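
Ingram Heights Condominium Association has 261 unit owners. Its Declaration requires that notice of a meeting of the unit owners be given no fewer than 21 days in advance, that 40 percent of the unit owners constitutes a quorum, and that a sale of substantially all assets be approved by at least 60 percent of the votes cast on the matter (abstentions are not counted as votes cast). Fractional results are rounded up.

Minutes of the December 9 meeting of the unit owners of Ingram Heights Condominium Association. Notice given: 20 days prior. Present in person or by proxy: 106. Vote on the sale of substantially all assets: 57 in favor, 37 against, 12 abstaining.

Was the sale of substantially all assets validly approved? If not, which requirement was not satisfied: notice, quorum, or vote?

Invalid — notice requirement not satisfied.

Notice: 20 days given; 21 required. Not satisfied.
Quorum: 40% of 261 = 104.40, rounded up to 105; 106 present. Satisfied.
Vote: requires three-fifths of the votes cast (106 − 12 abstaining = 94); 3/5 of 94 = 56.40, rounded up to 57, so 57 needed; 57 in favor. Satisfied.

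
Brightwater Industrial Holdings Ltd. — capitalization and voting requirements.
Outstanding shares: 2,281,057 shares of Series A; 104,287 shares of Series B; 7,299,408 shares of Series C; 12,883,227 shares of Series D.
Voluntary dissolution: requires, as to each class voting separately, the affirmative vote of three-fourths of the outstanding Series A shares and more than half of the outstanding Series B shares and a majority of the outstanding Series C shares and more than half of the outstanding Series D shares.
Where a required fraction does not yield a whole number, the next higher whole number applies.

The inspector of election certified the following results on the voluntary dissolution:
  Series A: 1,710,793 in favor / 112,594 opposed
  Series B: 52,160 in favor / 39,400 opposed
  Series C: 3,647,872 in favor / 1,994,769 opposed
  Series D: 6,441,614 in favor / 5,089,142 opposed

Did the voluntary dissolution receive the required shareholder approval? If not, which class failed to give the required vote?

Not approved — the Series C shares did not give the required vote.

Series A: 3/4 of 2281057 = 1710792.75, rounded up to 1710793; 1,710,793 required, 1,710,793 in favor — approved.
Series B: a majority of 104287 is 52144; 52,144 required, 52,160 in favor — approved.
Series C: a majority of 7299408 is 3649705; 3,649,705 required, 3,647,872 in favor — not approved.
Series D: a majority of 12883227 is 6441614; 6,441,614 required, 6,441,614 in favor — approved.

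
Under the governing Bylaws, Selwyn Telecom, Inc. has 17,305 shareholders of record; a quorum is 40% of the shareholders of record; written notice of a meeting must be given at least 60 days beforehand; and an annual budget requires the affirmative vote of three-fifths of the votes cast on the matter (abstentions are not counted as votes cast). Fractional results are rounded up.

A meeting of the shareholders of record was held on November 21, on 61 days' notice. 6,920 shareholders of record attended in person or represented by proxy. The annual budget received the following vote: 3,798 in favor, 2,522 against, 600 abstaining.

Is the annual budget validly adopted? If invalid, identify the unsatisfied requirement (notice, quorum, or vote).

Invalid — quorum requirement not satisfied.

Notice: 61 days given; 60 required. Satisfied.
Quorum: 40% of 17,305 = 6,922; 6,920 present. Not satisfied.
Vote: requires three-fifths of the votes cast (6,920 − 600 abstaining = 6,320); 3/5 of 6320 = 3792, so 3,792 needed; 3,798 in favor. Satisfied.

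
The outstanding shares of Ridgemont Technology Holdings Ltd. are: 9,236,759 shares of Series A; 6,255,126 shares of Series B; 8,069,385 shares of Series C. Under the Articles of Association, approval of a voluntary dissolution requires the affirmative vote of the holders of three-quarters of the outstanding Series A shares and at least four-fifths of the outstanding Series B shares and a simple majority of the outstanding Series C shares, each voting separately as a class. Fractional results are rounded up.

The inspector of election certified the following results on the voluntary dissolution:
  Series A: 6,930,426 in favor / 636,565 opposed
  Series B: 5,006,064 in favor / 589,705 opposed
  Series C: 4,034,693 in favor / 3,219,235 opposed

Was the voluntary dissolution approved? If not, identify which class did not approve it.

Approved — every class gave the required vote.

Series A: 3/4 of 9236759 = 6927569.25, rounded up to 6927570; 6,927,570 required, 6,930,426 in favor — approved.
Series B: 4/5 of 6255126 = 5004100.80, rounded up to 5004101; 5,004,101 required, 5,006,064 in favor — approved.
Series C: a majority of 8069385 is 4034693; 4,034,693 required, 4,034,693 in favor — approved.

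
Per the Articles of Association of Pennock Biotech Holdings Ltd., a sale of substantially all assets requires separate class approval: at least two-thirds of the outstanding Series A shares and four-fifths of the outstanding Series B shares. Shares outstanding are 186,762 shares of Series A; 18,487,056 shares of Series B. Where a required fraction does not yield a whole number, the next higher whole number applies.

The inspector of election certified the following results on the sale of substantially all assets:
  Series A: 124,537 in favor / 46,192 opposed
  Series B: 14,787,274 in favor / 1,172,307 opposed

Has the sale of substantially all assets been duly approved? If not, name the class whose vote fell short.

Not approved — the Series B shares did not give the required vote.

Series A: 2/3 of 186762 = 124508; 124,508 required, 124,537 in favor — approved.
Series B: 4/5 of 18487056 = 14789644.80, rounded up to 14789645; 14,789,645 required, 14,787,274 in favor — not approved.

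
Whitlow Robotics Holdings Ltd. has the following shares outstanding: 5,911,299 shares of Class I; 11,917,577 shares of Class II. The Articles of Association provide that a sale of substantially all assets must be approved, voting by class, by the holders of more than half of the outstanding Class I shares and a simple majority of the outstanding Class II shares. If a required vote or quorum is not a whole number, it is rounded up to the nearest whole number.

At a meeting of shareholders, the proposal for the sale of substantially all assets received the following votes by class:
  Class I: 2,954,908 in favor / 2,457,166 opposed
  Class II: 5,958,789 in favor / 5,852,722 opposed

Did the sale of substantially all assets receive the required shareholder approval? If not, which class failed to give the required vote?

Not approved — the Class I shares did not give the required vote.

Class I: a majority of 5911299 is 2955650; 2,955,650 required, 2,954,908 in favor — not approved.
Class II: a majority of 11917577 is 5958789; 5,958,789 required, 5,958,789 in favor — approved.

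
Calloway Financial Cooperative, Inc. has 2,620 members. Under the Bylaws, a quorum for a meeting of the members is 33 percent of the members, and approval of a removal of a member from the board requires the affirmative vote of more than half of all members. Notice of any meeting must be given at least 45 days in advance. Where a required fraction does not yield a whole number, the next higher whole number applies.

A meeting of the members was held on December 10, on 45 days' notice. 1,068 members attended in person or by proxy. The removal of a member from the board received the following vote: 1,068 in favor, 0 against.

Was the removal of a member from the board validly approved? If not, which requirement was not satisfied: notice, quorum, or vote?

Invalid — vote requirement not satisfied.

Notice: 45 days given; 45 required. Satisfied.
Quorum: 33% of 2,620 = 864.60, rounded up to 865; 1,068 present. Satisfied.
Vote: requires a majority of all members (2,620); a majority of 2620 is 1311, so 1,311 needed; 1,068 in favor. Not satisfied.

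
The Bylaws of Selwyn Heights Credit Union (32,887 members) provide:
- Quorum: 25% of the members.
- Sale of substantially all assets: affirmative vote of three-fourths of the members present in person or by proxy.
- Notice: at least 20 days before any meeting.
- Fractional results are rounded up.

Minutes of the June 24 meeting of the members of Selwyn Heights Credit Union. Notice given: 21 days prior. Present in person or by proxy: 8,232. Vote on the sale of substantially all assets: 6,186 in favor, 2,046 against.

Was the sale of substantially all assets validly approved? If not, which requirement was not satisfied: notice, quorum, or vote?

Valid — all requirements satisfied.

Notice: 21 days given; 20 required. Satisfied.
Quorum: 25% of 32,887 = 8,221.75, rounded up to 8,222; 8,232 present. Satisfied.
Vote: requires three-fourths of those present (8,232); 3/4 of 8232 = 6174, so 6,174 needed; 6,186 in favor. Satisfied.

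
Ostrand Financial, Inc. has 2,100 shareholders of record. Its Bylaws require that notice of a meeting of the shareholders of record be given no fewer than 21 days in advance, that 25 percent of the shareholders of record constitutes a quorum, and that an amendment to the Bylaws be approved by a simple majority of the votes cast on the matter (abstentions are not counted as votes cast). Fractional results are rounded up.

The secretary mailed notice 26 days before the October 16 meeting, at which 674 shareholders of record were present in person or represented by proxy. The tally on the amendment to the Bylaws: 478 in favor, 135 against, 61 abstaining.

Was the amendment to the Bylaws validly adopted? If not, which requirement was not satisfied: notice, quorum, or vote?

Notice: 26 days given; 21 required. Satisfied.
Quorum: 25% of 2,100 = 525; 674 present. Satisfied.
Vote: requires a majority of the votes cast (674 − 61 abstaining = 613); a majority of 613 is 307, so 307 needed; 478 in favor. Satisfied.

Valid — all requirements satisfied.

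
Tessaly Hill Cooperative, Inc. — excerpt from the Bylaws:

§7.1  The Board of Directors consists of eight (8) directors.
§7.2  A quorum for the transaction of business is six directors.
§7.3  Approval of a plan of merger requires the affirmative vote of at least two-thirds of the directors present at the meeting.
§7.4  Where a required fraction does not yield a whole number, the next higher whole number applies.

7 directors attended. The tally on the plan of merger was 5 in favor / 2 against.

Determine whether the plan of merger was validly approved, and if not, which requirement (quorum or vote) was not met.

Quorum: 7 present; quorum is 6. Satisfied.
Vote: the plan of merger requires two-thirds of the directors present (7). 2/3 of 7 = 4.67, rounded up to 5, so 5 affirmative votes are needed; 5 voted in favor. Satisfied.

Valid — all requirements satisfied.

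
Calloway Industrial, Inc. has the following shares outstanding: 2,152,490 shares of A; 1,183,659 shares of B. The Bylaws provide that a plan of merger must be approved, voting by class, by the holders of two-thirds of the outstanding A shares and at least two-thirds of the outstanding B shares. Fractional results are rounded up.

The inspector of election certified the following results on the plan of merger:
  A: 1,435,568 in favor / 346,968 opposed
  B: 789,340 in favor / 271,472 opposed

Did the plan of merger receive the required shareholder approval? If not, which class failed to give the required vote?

A: 2/3 of 2152490 = 1434993.33, rounded up to 1434994; 1,434,994 required, 1,435,568 in favor — approved.
B: 2/3 of 1183659 = 789106; 789,106 required, 789,340 in favor — approved.

Approved — every class gave the required vote.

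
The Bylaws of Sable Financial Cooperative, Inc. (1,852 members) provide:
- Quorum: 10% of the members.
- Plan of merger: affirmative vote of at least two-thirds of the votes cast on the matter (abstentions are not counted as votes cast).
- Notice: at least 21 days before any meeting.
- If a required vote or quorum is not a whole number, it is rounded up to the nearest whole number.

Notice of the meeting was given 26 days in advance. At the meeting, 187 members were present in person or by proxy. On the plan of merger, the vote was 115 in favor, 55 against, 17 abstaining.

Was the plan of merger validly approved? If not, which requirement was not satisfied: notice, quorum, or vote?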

******

The required output is every line above from the one with "Calloway Financial Cooperative, Inc." down to the one with "A meeting of the members was", restated word for word, ends included.

(Response area)
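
Calloway Financial Cooperative, Inc. has 2,620 members. Under the Bylaws, a quorum for a meeting of the members is 33 percent of the members, and approval of a removal of a member from the board requires the affirmative vote of more than half of all members. Notice of any meeting must be given at least 45 days in advance. Where a required fraction does not yield a whole number, the next higher whole number applies.

A meeting of the members was held on December 10, on 45 days' notice. 1,068 members attended in person or by proxy. The removal of a member from the board received the following vote: 1,068 in favor, 0 against.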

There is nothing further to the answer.